### Information given
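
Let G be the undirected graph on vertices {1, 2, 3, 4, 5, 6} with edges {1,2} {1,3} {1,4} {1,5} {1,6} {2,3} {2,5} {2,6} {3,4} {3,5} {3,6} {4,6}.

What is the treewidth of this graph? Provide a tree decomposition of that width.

Treewidth 3.
Bags: B1 = {1, 3, 4, 6}  B2 = {1, 2, 3, 6}  B3 = {1, 2, 3, 5}
Tree: B1–B2, B2–B3

Each bag holds 4 vertices, so the decomposition has width 3, which upper-bounds the treewidth. For the lower bound, the 4 vertices {1, 2, 3, 5} are pairwise adjacent, and any tree decomposition puts a clique entirely inside one bag — forcing width ≥ 3. Combining the bounds, tw(G) = 3.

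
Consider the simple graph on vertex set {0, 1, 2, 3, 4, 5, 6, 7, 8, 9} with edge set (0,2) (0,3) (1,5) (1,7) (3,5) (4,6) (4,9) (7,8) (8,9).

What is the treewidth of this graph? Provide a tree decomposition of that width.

Treewidth 1.
Bags: B1 = {4, 6}  B2 = {4, 9}  B3 = {8, 9}  B4 = {7, 8}  B5 = {1, 7}  B6 = {1, 5}  B7 = {3, 5}  B8 = {0, 3}  B9 = {0, 2}
Tree: B1–B2, B2–B3, B3–B4, B4–B5, B5–B6, B6–B7, B7–B8, B8–B9

The largest bag has 2 vertices, giving width 1; this decomposition certifies tw(G) ≤ 1. Any graph with an edge has treewidth ≥ 1, and G has the edge 6–4. Hence tw(G) = 1 exactly.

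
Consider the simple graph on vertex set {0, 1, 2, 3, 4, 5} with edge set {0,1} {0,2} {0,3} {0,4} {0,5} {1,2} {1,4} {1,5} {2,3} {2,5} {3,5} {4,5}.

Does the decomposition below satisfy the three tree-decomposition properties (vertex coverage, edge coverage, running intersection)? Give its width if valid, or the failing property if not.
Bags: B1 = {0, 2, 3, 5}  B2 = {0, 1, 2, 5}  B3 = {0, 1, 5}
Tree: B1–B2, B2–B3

No — vertex 4 appears in no bag.

A tree decomposition must satisfy three properties: every vertex lies in some bag; for every edge, both endpoints lie together in some bag; and for every vertex, the bags containing it form a connected subtree. Here vertex 4 appears in no bag, so the decomposition is invalid.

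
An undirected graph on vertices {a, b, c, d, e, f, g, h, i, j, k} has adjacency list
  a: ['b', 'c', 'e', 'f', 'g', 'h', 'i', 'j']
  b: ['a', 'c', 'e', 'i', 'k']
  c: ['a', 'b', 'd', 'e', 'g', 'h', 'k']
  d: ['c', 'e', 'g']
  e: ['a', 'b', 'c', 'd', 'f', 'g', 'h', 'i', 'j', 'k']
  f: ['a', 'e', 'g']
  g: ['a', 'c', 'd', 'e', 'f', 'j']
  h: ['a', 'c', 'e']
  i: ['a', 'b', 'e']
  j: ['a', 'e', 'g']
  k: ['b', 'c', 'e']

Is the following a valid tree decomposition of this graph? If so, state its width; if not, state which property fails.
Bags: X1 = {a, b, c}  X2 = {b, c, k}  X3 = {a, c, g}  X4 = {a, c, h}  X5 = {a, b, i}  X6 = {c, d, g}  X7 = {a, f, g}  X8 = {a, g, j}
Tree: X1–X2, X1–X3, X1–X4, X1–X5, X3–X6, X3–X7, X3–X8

A tree decomposition must satisfy three properties: every vertex lies in some bag; for every edge, both endpoints lie together in some bag; and for every vertex, the bags containing it form a connected subtree. Here vertex e appears in no bag, so the decomposition is invalid.

No — vertex e appears in no bag.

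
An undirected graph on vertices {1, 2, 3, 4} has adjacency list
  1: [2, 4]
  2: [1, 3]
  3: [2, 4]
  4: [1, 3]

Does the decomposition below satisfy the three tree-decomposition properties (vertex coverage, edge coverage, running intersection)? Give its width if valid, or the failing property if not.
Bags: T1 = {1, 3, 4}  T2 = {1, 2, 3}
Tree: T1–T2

Yes; width 2.

Every vertex of G appears in some bag (union = {1, 2, 3, 4}); every edge is covered by a bag; and for each vertex v the set of bags containing v is connected in the bag tree. The decomposition is therefore valid. The largest bag has 3 vertices, so the width is 2.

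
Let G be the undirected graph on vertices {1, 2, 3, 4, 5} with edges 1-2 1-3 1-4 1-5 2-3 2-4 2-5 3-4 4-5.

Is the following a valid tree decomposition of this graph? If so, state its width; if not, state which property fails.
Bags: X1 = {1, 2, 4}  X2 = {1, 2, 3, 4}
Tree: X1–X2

A tree decomposition must satisfy three properties: every vertex lies in some bag; for every edge, both endpoints lie together in some bag; and for every vertex, the bags containing it form a connected subtree. Here vertex 5 appears in no bag, so the decomposition is invalid.

No — vertex 5 appears in no bag.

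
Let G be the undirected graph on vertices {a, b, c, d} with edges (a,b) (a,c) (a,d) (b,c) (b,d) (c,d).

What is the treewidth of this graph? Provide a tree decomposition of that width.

With just one bag of size 4, the width is 4 − 1 = 3, so tw(G) ≤ 3. For the lower bound, the 4 vertices {a, b, c, d} are pairwise adjacent, and any tree decomposition puts a clique entirely inside one bag — forcing width ≥ 3. Combining the bounds, tw(G) = 3.

Treewidth 3.
One such decomposition:
Bags: B1 = {a, b, c, d}
Tree: (single bag)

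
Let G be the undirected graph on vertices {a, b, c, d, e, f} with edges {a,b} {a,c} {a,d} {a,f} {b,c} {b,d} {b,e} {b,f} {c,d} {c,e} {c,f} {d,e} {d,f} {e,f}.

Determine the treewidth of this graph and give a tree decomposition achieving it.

Each bag holds 5 vertices, so the decomposition has width 4, which upper-bounds the treewidth. On the other hand G contains the 5-clique {b, c, d, e, f}. A clique must lie in a single bag of any decomposition, so no decomposition can have width below 4. Therefore the treewidth is 4.

Treewidth 4.
One optimal decomposition is:
Bags: B1 = {a, b, c, d, f}  B2 = {b, c, d, e, f}
Tree: B1–B2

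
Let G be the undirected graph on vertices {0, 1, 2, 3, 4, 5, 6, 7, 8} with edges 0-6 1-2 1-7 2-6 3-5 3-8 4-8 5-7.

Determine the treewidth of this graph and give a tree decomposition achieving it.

Treewidth 1.
Bags: B1 = {0, 6}  B2 = {2, 6}  B3 = {1, 2}  B4 = {1, 7}  B5 = {5, 7}  B6 = {3, 5}  B7 = {3, 8}  B8 = {4, 8}
Tree: B1–B2, B2–B3, B3–B4, B4–B5, B5–B6, B6–B7, B7–B8

Every bag has size at most 2, so the width is 2 − 1 = 1 and tw(G) ≤ 1. Since G has at least one edge (e.g. 0–6), it is not an edgeless graph, so tw(G) ≥ 1. The upper and lower bounds meet at 1, so that is the treewidth.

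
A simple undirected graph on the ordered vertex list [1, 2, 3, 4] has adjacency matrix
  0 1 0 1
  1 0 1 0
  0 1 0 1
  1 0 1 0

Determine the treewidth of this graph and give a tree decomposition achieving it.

Treewidth 2.
One optimal decomposition is:
Bags: B1 = {2, 3, 4}  B2 = {1, 2, 4}
Tree: B1–B2

Each bag holds 3 vertices, so the decomposition has width 2, which upper-bounds the treewidth. For the lower bound, G contains the cycle 4–3–2–1–4, so G is not a forest; only forests have treewidth ≤ 1, hence tw(G) ≥ 2. Therefore the treewidth is 2.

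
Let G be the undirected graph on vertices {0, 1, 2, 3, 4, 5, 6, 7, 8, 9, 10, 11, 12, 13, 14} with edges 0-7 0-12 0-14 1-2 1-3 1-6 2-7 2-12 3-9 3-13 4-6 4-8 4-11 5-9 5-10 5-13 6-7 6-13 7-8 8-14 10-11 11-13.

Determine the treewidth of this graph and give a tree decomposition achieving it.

Treewidth 3.
Bags: B1 = {3, 5, 9, 10}  B2 = {3, 5, 10, 13}  B3 = {3, 10, 11, 13}  B4 = {1, 3, 11, 13}  B5 = {1, 6, 11, 13}  B6 = {1, 4, 6, 11}  B7 = {1, 2, 4, 6}  B8 = {2, 4, 6, 7}  B9 = {2, 4, 7, 8}  B10 = {2, 7, 8, 12}  B11 = {0, 7, 8, 12}  B12 = {0, 8, 12, 14}
Tree: B1–B2, B2–B3, B3–B4, B4–B5, B5–B6, B6–B7, B7–B8, B8–B9, B9–B10, B10–B11, B11–B12

The largest bag has 4 vertices, giving width 3; this decomposition certifies tw(G) ≤ 3. For the lower bound: the 4 vertex sets {5,9,10}, {3}, {13}, {1,4,6,11} are disjoint, each induces a connected subgraph, and every pair is joined by at least one edge of G. Contracting each set to a single vertex therefore yields K_{4} as a minor, and since treewidth is minor-monotone, tw(G) ≥ tw(K_{4}) = 3. Therefore the treewidth is 3.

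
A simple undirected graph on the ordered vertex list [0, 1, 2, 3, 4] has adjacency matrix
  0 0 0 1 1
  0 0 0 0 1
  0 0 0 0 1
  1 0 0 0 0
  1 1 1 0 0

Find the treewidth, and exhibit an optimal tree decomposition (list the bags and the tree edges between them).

The largest bag has 2 vertices, giving width 1; this decomposition certifies tw(G) ≤ 1. G has an edge, so its treewidth is at least 1. Hence tw(G) = 1 exactly.

Treewidth 1.
One such decomposition:
Bags: B1 = {1, 4}  B2 = {2, 4}  B3 = {0, 4}  B4 = {0, 3}
Tree: B1–B2, B1–B3, B3–B4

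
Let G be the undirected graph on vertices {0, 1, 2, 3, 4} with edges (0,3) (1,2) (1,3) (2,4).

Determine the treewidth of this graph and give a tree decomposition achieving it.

Every bag has size at most 2, so the width is 2 − 1 = 1 and tw(G) ≤ 1. Any graph with an edge has treewidth ≥ 1, and G has the edge 4–2. Therefore the treewidth is 1.

Treewidth 1.
One optimal decomposition is:
Bags: B1 = {2, 4}  B2 = {1, 2}  B3 = {1, 3}  B4 = {0, 3}
Tree: B1–B2, B2–B3, B3–B4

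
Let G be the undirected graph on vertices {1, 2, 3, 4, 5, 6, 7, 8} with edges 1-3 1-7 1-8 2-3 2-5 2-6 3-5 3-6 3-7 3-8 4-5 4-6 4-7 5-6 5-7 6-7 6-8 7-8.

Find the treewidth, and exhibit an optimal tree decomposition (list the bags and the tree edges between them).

Treewidth 3.
One optimal decomposition is:
Bags: B1 = {3, 5, 6, 7}  B2 = {2, 3, 5, 6}  B3 = {3, 6, 7, 8}  B4 = {1, 3, 7, 8}  B5 = {4, 5, 6, 7}
Tree: B1–B2, B1–B3, B3–B4, B1–B5

Each bag holds 4 vertices, so the decomposition has width 3, which upper-bounds the treewidth. On the other hand G contains the 4-clique {1, 3, 7, 8}. A clique must lie in a single bag of any decomposition, so no decomposition can have width below 3. Hence tw(G) = 3 exactly.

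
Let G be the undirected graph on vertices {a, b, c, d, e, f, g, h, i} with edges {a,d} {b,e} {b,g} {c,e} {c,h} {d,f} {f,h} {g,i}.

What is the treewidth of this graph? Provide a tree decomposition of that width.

Treewidth 1.
One such decomposition:
Bags: B1 = {a, d}  B2 = {d, f}  B3 = {f, h}  B4 = {c, h}  B5 = {c, e}  B6 = {b, e}  B7 = {b, g}  B8 = {g, i}
Tree: B1–B2, B2–B3, B3–B4, B4–B5, B5–B6, B6–B7, B7–B8

Every bag has size at most 2, so the width is 2 − 1 = 1 and tw(G) ≤ 1. G has an edge, so its treewidth is at least 1. Therefore the treewidth is 1.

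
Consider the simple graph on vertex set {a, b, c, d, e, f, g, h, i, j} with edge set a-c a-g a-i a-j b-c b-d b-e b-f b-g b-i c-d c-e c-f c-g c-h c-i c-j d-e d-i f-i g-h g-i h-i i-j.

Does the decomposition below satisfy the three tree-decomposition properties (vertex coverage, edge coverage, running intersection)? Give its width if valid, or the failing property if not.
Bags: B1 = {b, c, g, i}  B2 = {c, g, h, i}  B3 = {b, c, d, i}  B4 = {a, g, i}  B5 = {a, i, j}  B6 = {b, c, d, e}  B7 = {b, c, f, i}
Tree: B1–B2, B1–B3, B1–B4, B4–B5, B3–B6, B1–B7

No — edge (c,a) lies in no bag.

A tree decomposition must satisfy three properties: every vertex lies in some bag; for every edge, both endpoints lie together in some bag; and for every vertex, the bags containing it form a connected subtree. Here edge (c,a) lies in no bag, so the decomposition is invalid.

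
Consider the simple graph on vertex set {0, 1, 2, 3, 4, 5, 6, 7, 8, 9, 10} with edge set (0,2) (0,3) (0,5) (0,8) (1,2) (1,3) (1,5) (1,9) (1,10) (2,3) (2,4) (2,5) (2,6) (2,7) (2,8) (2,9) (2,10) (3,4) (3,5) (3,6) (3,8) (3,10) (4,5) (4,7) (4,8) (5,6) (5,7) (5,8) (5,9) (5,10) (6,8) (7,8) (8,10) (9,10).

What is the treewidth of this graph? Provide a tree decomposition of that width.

Treewidth 4.
Bags: B1 = {2, 3, 5, 8, 10}  B2 = {1, 2, 3, 5, 10}  B3 = {0, 2, 3, 5, 8}  B4 = {2, 3, 4, 5, 8}  B5 = {1, 2, 5, 9, 10}  B6 = {2, 4, 5, 7, 8}  B7 = {2, 3, 5, 6, 8}
Tree: B1–B2, B1–B3, B1–B4, B2–B5, B4–B6, B4–B7

Every bag has size at most 5, so the width is 5 − 1 = 4 and tw(G) ≤ 4. Conversely, {1, 2, 5, 9, 10} is a clique of size 5, and the vertices of any clique must share a bag in every tree decomposition; so some bag has ≥ 5 vertices and tw(G) ≥ 4. Therefore the treewidth is 4.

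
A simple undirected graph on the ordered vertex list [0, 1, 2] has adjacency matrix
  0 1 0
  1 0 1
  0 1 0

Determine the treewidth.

A width-1 tree decomposition is:
Bags: B1 = {0, 1}  B2 = {1, 2}
Tree: B1–B2
Every bag has size at most 2, so the width is 2 − 1 = 1 and tw(G) ≤ 1. Any graph with an edge has treewidth ≥ 1, and G has the edge 0–1. Hence tw(G) = 1 exactly.

1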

### Description of the task
Your answer must be a single number: how many lines of the records contain the word "matrix".

### Finished task
3